** WHAT THE EXERCISE ASKS **
Please restate the data exactly, from the first line to the last.

━━━ RECORDS FOR THE TASK

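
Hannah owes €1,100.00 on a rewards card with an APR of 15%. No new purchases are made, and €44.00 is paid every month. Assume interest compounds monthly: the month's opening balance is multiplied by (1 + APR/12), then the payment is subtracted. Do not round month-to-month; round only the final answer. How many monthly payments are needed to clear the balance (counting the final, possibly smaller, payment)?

Monthly rate r = 15%/12 = 1.25% = 0.0125.
Recurrence: B ← B·(1+r) − €44.00.
Month 1: interest €13.75; balance after payment €1,069.75.
Month 2: interest €13.37; balance after payment €1,039.12.
Closed form: n = −ln(1 − rB₀/P)/ln(1+r) = −ln(0.6875)/ln(1.0125) ≈ 30.162, so the balance reaches zero during payment 31.

31 payments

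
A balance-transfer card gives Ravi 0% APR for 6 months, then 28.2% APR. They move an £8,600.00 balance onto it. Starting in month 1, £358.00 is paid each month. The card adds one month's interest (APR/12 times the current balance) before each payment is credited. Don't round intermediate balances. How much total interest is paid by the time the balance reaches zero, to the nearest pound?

£2,038

Promo months 1–6 at r₀ = 0%/12 = 0; months 7+ at r₁ = 28.2%/12 = 0.0235.
After month 6 (no interest yet): B = £8,600.00 − 6·£358.00 = £6,452.00.
Then at r₁ with £358.00/mo: n₂ = −ln(1 − r₁·B/P)/ln(1+r₁) ≈ 23.71 → 24 more payments.
Total paid = 29·£358.00 + £256.33 = £10,638.33; interest = £10,638.33 − £8,600.00 = £2,038.33.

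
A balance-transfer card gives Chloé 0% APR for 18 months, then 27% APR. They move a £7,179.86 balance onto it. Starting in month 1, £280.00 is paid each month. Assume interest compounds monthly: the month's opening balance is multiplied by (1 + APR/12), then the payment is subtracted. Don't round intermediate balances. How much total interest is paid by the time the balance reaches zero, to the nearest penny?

£235.32

Promo months 1–18 at r₀ = 0%/12 = 0; months 19+ at r₁ = 27%/12 = 0.0225.
After month 18 (no interest yet): B = £7,179.86 − 18·£280.00 = £2,139.86.
Then at r₁ with £280.00/mo: n₂ = −ln(1 − r₁·B/P)/ln(1+r₁) ≈ 8.48 → 9 more payments.
Total paid = 26·£280.00 + £135.18 = £7,415.18; interest = £7,415.18 − £7,179.86 = £235.32.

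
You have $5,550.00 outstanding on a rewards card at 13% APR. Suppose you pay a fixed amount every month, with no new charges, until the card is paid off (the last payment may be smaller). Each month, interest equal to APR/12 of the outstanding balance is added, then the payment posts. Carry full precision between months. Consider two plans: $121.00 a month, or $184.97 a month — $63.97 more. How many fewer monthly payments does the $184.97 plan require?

Monthly rate r = 13%/12 = 1.08333% = 0.0108333.
At $121.00/mo: n = ⌈−ln(1 − rB₀/P)/ln(1+r)⌉ = 64 payments (last $91.51); total interest = total paid − $5,550.00 = $2,164.51.
At $184.97/mo: 37 payments (last $89.82); total interest $1,198.74.
Payments saved = 64 − 37 = 27.

27 fewer payments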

━━━━━━

** EXERCISE SOLUTION **
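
Hannah owes €1,100.00 on a rewards card with an APR of 15%. No new purchases are made, and €44.00 is paid every month. Assume interest compounds monthly: the month's opening balance is multiplied by (1 + APR/12), then the payment is subtracted. Do not round month-to-month; round only the final answer. How many monthly payments are needed to clear the balance (counting the final, possibly smaller, payment)?

Monthly rate r = 15%/12 = 1.25% = 0.0125.
Recurrence: B ← B·(1+r) − €44.00.
Month 1: interest €13.75; balance after payment €1,069.75.
Month 2: interest €13.37; balance after payment €1,039.12.
Closed form: n = −ln(1 − rB₀/P)/ln(1+r) = −ln(0.6875)/ln(1.0125) ≈ 30.162, so the balance reaches zero during payment 31.

31 payments

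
A balance-transfer card gives Ravi 0% APR for 6 months, then 28.2% APR. They move an £8,600.00 balance onto it. Starting in month 1, £358.00 is paid each month. The card adds one month's interest (APR/12 times the current balance) before each payment is credited. Don't round intermediate balances. How much total interest is paid by the time the balance reaches zero, to the nearest pound?

£2,038

Promo months 1–6 at r₀ = 0%/12 = 0; months 7+ at r₁ = 28.2%/12 = 0.0235.
After month 6 (no interest yet): B = £8,600.00 − 6·£358.00 = £6,452.00.
Then at r₁ with £358.00/mo: n₂ = −ln(1 − r₁·B/P)/ln(1+r₁) ≈ 23.71 → 24 more payments.
Total paid = 29·£358.00 + £256.33 = £10,638.33; interest = £10,638.33 − £8,600.00 = £2,038.33.

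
A balance-transfer card gives Chloé 0% APR for 18 months, then 27% APR. They move a £7,179.86 balance onto it. Starting in month 1, £280.00 is paid each month. Assume interest compounds monthly: the month's opening balance is multiplied by (1 + APR/12), then the payment is subtracted. Don't round intermediate balances. How much total interest is paid by the time the balance reaches zero, to the nearest penny?

£235.32

Promo months 1–18 at r₀ = 0%/12 = 0; months 19+ at r₁ = 27%/12 = 0.0225.
After month 18 (no interest yet): B = £7,179.86 − 18·£280.00 = £2,139.86.
Then at r₁ with £280.00/mo: n₂ = −ln(1 − r₁·B/P)/ln(1+r₁) ≈ 8.48 → 9 more payments.
Total paid = 26·£280.00 + £135.18 = £7,415.18; interest = £7,415.18 − £7,179.86 = £235.32.

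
You have $5,550.00 outstanding on a rewards card at 13% APR. Suppose you pay a fixed amount every month, with no new charges, until the card is paid off (the last payment may be smaller). Each month, interest equal to APR/12 of the outstanding balance is added, then the payment posts. Carry full precision between months. Consider two plans: $121.00 a month, or $184.97 a month — $63.97 more. How many fewer monthly payments does the $184.97 plan require?

Monthly rate r = 13%/12 = 1.08333% = 0.0108333.
At $121.00/mo: n = ⌈−ln(1 − rB₀/P)/ln(1+r)⌉ = 64 payments (last $91.51); total interest = total paid − $5,550.00 = $2,164.51.
At $184.97/mo: 37 payments (last $89.82); total interest $1,198.74.
Payments saved = 64 − 37 = 27.

27 fewer payments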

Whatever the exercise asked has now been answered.